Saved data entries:

+---+

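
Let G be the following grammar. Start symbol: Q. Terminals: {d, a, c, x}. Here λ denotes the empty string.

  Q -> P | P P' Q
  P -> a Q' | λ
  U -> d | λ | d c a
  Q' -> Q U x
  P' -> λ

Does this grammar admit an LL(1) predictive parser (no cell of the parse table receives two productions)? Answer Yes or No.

No

FIRST(Q) = {λ, a}
FIRST(P) = {λ, a}
FIRST(U) = {λ, d}
FIRST(Q') = {a, d, x}
FIRST(P') = {λ}
FOLLOW(Q) = {$, d, x}
FOLLOW(P) = {$, a, d, x}
FOLLOW(U) = {x}
FOLLOW(Q') = {$, a, d, x}
FOLLOW(P') = {$, a, d, x}
Cell M[P, a] receives both P -> a Q' and P -> λ — the grammar is not LL(1).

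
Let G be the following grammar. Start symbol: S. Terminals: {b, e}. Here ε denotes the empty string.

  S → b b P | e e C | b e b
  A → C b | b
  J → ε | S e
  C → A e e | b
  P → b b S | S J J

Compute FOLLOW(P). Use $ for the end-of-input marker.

{$, b, e}

FIRST(S): from S→b b P we get {b}; from S→e e C we get {e}; from S→b e b we get {b}. So FIRST(S) = {b, e}.
FIRST(J): from J→ε we get {ε}; from J→S e we get {b, e}. So FIRST(J) = {ε, b, e}.
FIRST(P): from P→b b S we get {b}; from P→S J J we get {b, e}. So FIRST(P) = {b, e}.
FIRST(A): from A→C b we get {b}; from A→b we get {b}. So FIRST(A) = {b}.
FIRST(C): from C→A e e we get {b}; from C→b we get {b}. So FIRST(C) = {b}.
FOLLOW(S) includes $ since S is the start symbol.
FOLLOW(A): in C→A e e, A is followed by e e with FIRST {e}. Thus FOLLOW(A) = {e}.
FOLLOW(S): in J→S e, S is followed by e with FIRST {e}; in P→b b S, the suffix after S is empty, so FOLLOW(S) ⊇ FOLLOW(P) = {$, b, e}; in P→S J J, S is followed by J J with FIRST {ε, b, e}; in P→S J J, the suffix after S is nullable, so FOLLOW(S) ⊇ FOLLOW(P) = {$, b, e}. Thus FOLLOW(S) = {$, b, e}.
FOLLOW(C): in S→e e C, the suffix after C is empty, so FOLLOW(C) ⊇ FOLLOW(S) = {$, b, e}; in A→C b, C is followed by b with FIRST {b}. Thus FOLLOW(C) = {$, b, e}.
FOLLOW(P): in S→b b P, the suffix after P is empty, so FOLLOW(P) ⊇ FOLLOW(S) = {$, b, e}. Thus FOLLOW(P) = {$, b, e}.
FOLLOW(J): in P→S J J (occurrence 1), J is followed by J with FIRST {ε, b, e}; in P→S J J (occurrence 1), the suffix after J is nullable, so FOLLOW(J) ⊇ FOLLOW(P) = {$, b, e}; in P→S J J (occurrence 2), the suffix after J is empty, so FOLLOW(J) ⊇ FOLLOW(P) = {$, b, e}. Thus FOLLOW(J) = {$, b, e}.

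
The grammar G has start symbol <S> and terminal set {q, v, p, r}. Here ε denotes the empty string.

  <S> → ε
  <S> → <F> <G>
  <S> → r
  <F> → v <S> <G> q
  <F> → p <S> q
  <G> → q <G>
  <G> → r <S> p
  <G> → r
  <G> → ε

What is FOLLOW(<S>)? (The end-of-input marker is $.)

FIRST(<F>) = {p, v}
FIRST(<G>) = {ε, q, r}
FIRST(<S>) = {ε, p, r, v}  (via <F> <G>)
FOLLOW(<S>) includes $ since <S> is the start symbol.
FOLLOW(<S>): in <F>→v <S> <G> q, <S> is followed by <G> q with FIRST {q, r}; in <F>→p <S> q, <S> is followed by q with FIRST {q}; in <G>→r <S> p, <S> is followed by p with FIRST {p}. Thus FOLLOW(<S>) = {$, p, q, r}.
FOLLOW(<F>): in <S>→<F> <G>, <F> is followed by <G> with FIRST {ε, q, r}; in <S>→<F> <G>, the suffix after <F> is nullable, so FOLLOW(<F>) ⊇ FOLLOW(<S>) = {$, p, q, r}. Thus FOLLOW(<F>) = {$, p, q, r}.
FOLLOW(<G>): in <S>→<F> <G>, the suffix after <G> is empty, so FOLLOW(<G>) ⊇ FOLLOW(<S>) = {$, p, q, r}; in <F>→v <S> <G> q, <G> is followed by q with FIRST {q}; in <G>→q <G>, the suffix after <G> is empty (adds nothing new). Thus FOLLOW(<G>) = {$, p, q, r}.

{$, p, q, r}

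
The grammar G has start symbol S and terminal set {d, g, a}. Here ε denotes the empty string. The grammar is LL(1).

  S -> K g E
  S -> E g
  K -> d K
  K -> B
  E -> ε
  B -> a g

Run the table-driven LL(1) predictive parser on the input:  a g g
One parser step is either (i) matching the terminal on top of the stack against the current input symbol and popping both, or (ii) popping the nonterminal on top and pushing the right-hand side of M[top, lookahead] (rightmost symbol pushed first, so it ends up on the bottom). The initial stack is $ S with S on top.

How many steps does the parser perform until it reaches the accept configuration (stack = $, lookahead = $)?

7

step 1: stack=$ S  input=a g g $  — expand S -> K g E
step 2: stack=$ E g K  input=a g g $  — expand K -> B
step 3: stack=$ E g B  input=a g g $  — expand B -> a g
step 4: stack=$ E g g a  input=a g g $  — match a
step 5: stack=$ E g g  input=g g $  — match g
step 6: stack=$ E g  input=g $  — match g
step 7: stack=$ E  input=$  — expand E -> ε
Accept reached after 7 steps.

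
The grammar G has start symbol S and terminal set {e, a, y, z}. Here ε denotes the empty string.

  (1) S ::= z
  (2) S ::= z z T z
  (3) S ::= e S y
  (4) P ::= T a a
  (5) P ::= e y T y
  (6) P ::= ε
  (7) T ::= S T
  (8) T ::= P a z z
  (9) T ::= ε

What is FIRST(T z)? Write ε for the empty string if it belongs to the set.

{a, e, z}

FIRST(S) = {e, z}
FIRST(P) = {ε, a, e, z}  (via T a a)
FIRST(T) = {ε, a, e, z}  (via S T, P a z z)
FIRST(T z): take FIRST of each symbol in turn, carrying on past any symbol whose FIRST contains ε; result {a, e, z}.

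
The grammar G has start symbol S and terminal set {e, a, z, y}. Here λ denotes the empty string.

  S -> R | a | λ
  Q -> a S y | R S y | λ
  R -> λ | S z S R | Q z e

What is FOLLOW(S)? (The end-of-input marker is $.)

FIRST(S) = {λ, a, y, z}  (via R)
FIRST(Q) = {λ, a, y, z}  (via R S y)
FIRST(R) = {λ, a, y, z}  (via S z S R, Q z e)
FOLLOW(S) includes $ since S is the start symbol.
FOLLOW(Q): in R->Q z e, Q is followed by z e with FIRST {z}. Thus FOLLOW(Q) = {z}.
FOLLOW(S): in Q->a S y, S is followed by y with FIRST {y}; in Q->R S y, S is followed by y with FIRST {y}; in R->S z S R (occurrence 1), S is followed by z S R with FIRST {z}; in R->S z S R (occurrence 2), S is followed by R with FIRST {λ, a, y, z}; in R->S z S R (occurrence 2), the suffix after S is nullable, so FOLLOW(S) ⊇ FOLLOW(R) = {$, a, y, z}. Thus FOLLOW(S) = {$, a, y, z}.
FOLLOW(R): in S->R, the suffix after R is empty, so FOLLOW(R) ⊇ FOLLOW(S) = {$, a, y, z}; in Q->R S y, R is followed by S y with FIRST {a, y, z}; in R->S z S R, the suffix after R is empty (adds nothing new). Thus FOLLOW(R) = {$, a, y, z}.

{$, a, y, z}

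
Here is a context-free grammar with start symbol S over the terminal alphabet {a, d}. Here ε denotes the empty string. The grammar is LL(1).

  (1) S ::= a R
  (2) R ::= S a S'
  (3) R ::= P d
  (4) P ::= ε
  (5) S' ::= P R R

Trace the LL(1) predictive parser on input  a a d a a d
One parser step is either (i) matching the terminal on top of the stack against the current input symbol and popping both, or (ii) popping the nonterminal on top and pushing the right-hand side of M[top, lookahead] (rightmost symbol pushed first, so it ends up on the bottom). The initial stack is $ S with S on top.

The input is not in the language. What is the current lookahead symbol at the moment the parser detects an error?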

+---+

• _What you need to do_
Go through the records and report each line that contains "Terminals".

• _Answer to the problem_
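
Let G be the following grammar. Start symbol: Q. Terminals: {d, a, c, x}. Here λ denotes the empty string.
Let G be the following grammar. Start symbol: S. Terminals: {b, e}. Here ε denotes the empty string.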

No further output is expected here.